**Instructions for the task:**
Give again the lines of the data from its first line through the line with "Is s_(k+1) −". Change nothing.

====== Data provided ======

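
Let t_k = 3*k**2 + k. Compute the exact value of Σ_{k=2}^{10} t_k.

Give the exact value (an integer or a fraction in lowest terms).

Compute t_(k+1)/t_k: get (k + 3*(k + 1)**2 + 1)/(k*(3*k + 1)).
Factor: A=1; B=1; C=k**2 + k/3.
Solve (1)·f(k+1) − (1)·f(k) = k**2 + k/3.
d = 3 from the (0,0,2) case.
A polynomial solution: f(k) = k**2*(k - 1)/3.
Get s_k = R·t_k = k**2*(k - 1) with R(k) = B(k−1)f(k)/C(k) = k*(k - 1)/(3*k + 1).
Verify: k*(3*k + 1) matches t_k.
Sum = s_(11) − s_(2); s_(11) = 1210, s_(2) = 4 ⇒ 1206.

Σ = 1206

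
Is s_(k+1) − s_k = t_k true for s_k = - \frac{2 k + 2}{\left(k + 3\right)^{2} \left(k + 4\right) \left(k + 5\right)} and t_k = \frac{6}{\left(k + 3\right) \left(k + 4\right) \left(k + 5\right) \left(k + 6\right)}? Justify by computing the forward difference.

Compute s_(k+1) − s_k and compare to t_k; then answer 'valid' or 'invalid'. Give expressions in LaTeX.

s_(k+1) = 2*(-k - 2)/((k + 4)**2*(k + 5)*(k + 6))
s_(k+1) − s_k = 2*(3*k**2 + 13*k + 6)/(k**6 + 25*k**5 + 257*k**4 + 1391*k**3 + 4182*k**2 + 6624*k + 4320)
(s_(k+1) − s_k) − t_k = 4*(-4*k - 15)/(k**6 + 25*k**5 + 257*k**4 + 1391*k**3 + 4182*k**2 + 6624*k + 4320)

Invalid: residual \frac{4 \left(- 4 k - 15\right)}{k^{6} + 25 k^{5} + 257 k^{4} + 1391 k^{3} + 4182 k^{2} + 6624 k + 4320} ≠ 0.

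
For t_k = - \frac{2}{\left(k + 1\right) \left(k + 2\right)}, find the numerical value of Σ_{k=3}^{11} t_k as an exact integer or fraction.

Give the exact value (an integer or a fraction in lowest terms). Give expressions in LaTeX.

Σ = -9/26

Ratio r(k) = (k + 1)/(k + 3).
Gosper form: A/B · C(k+1)/C(k) with A=k + 1, B=k + 3, C=1.
Set up (k + 1)·f(k+1) − (k + 2)·f(k) − (1) = 0.
Degrees (1,1,0) ⇒ d ≤ 1.
Match coefficients ⇒ f(k) = k.
Then R = B(k−1)f/C = k*(k + 2), so s_k = R(k)·t_k = -2*k/(k + 1).
Δs = -2/(k**2 + 3*k + 2), as required.
Sum = s_(12) − s_(3); s_(12) = -24/13, s_(3) = -3/2 ⇒ -9/26.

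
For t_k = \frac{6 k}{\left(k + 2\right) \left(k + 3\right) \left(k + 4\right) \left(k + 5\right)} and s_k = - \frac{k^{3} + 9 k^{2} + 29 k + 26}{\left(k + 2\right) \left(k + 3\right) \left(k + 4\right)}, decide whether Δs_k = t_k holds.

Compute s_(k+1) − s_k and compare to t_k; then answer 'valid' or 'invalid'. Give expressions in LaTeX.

valid (s_(k+1) − s_k reduces to t_k)

s_(k+1) = (-29*k - (k + 1)**3 - 9*(k + 1)**2 - 55)/((k + 3)*(k + 4)*(k + 5))
s_(k+1) − s_k = 6*k/(k**4 + 14*k**3 + 71*k**2 + 154*k + 120)
(s_(k+1) − s_k) − t_k = 0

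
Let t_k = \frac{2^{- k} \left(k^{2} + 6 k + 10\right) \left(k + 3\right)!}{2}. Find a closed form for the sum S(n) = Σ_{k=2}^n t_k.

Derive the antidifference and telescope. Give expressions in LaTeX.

S(n) = -150 + \frac{2^{- n} n \left(n + 4\right)!}{2} + 2 \cdot 2^{- n} \left(n + 4\right)!

Ratio r(k) = (k + 4)*(6*k + (k + 1)**2 + 16)/(2*(k**2 + 6*k + 10)).
Factor: A=k/2 + 2; B=1; C=k**2 + 6*k + 10.
Set up (k/2 + 2)·f(k+1) − (1)·f(k) − (k**2 + 6*k + 10) = 0.
d = 1 from the (1,0,2) case.
Solve for f: f(k) = 2*(k + 3) (degree 1 ≤ 1).
Certificate R = B(k−1)f/C = 2*(k + 3)/(k**2 + 6*k + 10) gives s_k = (k + 3)*factorial(k + 3)/2**k.
Δs = (k**2 + 6*k + 10)*factorial(k + 3)/(2*2**k), as required.
s_(n+1) = 2**(-n - 1)*(n + 4)*factorial(n + 4) and s_(2) = 150, so S(n) = -150 + n*factorial(n + 4)/(2*2**n) + 2*factorial(n + 4)/2**n.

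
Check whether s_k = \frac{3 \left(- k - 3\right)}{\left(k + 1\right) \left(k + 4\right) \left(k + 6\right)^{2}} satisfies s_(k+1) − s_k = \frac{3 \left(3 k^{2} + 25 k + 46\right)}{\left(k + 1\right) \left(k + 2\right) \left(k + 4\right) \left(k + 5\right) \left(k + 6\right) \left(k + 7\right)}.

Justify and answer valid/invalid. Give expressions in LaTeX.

Invalid: residual \frac{9 \left(- 4 k^{3} - 57 k^{2} - 255 k - 346\right)}{k^{8} + 38 k^{7} + 614 k^{6} + 5480 k^{5} + 29333 k^{4} + 95450 k^{3} + 181732 k^{2} + 181272 k + 70560} ≠ 0.

s_(k+1) = 3*(-k - 4)/((k + 2)*(k + 5)*(k + 7)**2)
s_(k+1) − s_k = 3*(-(k + 1)*(k + 4)**2*(k + 6)**2 + (k + 2)*(k + 3)*(k + 5)*(k + 7)**2)/((k + 1)*(k + 2)*(k + 4)*(k + 5)*(k + 6)**2*(k + 7)**2)
(s_(k+1) − s_k) − t_k = 9*(-4*k**3 - 57*k**2 - 255*k - 346)/(k**8 + 38*k**7 + 614*k**6 + 5480*k**5 + 29333*k**4 + 95450*k**3 + 181732*k**2 + 181272*k + 70560)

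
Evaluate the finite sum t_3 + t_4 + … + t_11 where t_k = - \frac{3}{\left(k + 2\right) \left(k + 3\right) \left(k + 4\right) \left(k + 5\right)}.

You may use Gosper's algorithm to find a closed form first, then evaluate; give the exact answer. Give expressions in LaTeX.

Σ = -1/224

Compute t_(k+1)/t_k: get (k + 2)/(k + 6).
Normal form (A,B,C) = (k + 2, k + 6, 1).
Set up (k + 2)·f(k+1) − (k + 5)·f(k) − (1) = 0.
Degrees (1,1,0) ⇒ d ≤ 3.
Solve for f: f(k) = k*(k**2 + 9*k + 26)/72 (degree 3 ≤ 3).
So s_k = (B(k−1)f/C)·t_k = (k*(k + 5)*(k**2 + 9*k + 26)/72)·t_k = k*(-k**2 - 9*k - 26)/(24*(k + 2)*(k + 3)*(k + 4)).
Verify: -3/(k**4 + 14*k**3 + 71*k**2 + 154*k + 120) matches t_k.
Evaluate s at k=12 and k=3: -139/3360 and -31/840; difference -1/224.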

======

**Exercise answer:**
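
Let t_k = 3*k**2 + k. Compute the exact value of Σ_{k=2}^{10} t_k.

Give the exact value (an integer or a fraction in lowest terms).

Compute t_(k+1)/t_k: get (k + 3*(k + 1)**2 + 1)/(k*(3*k + 1)).
Factor: A=1; B=1; C=k**2 + k/3.
Solve (1)·f(k+1) − (1)·f(k) = k**2 + k/3.
d = 3 from the (0,0,2) case.
A polynomial solution: f(k) = k**2*(k - 1)/3.
Get s_k = R·t_k = k**2*(k - 1) with R(k) = B(k−1)f(k)/C(k) = k*(k - 1)/(3*k + 1).
Verify: k*(3*k + 1) matches t_k.
Sum = s_(11) − s_(2); s_(11) = 1210, s_(2) = 4 ⇒ 1206.

Σ = 1206

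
Is s_(k+1) − s_k = t_k true for s_k = - \frac{2 k + 2}{\left(k + 3\right)^{2} \left(k + 4\right) \left(k + 5\right)} and t_k = \frac{6}{\left(k + 3\right) \left(k + 4\right) \left(k + 5\right) \left(k + 6\right)}? Justify by computing the forward difference.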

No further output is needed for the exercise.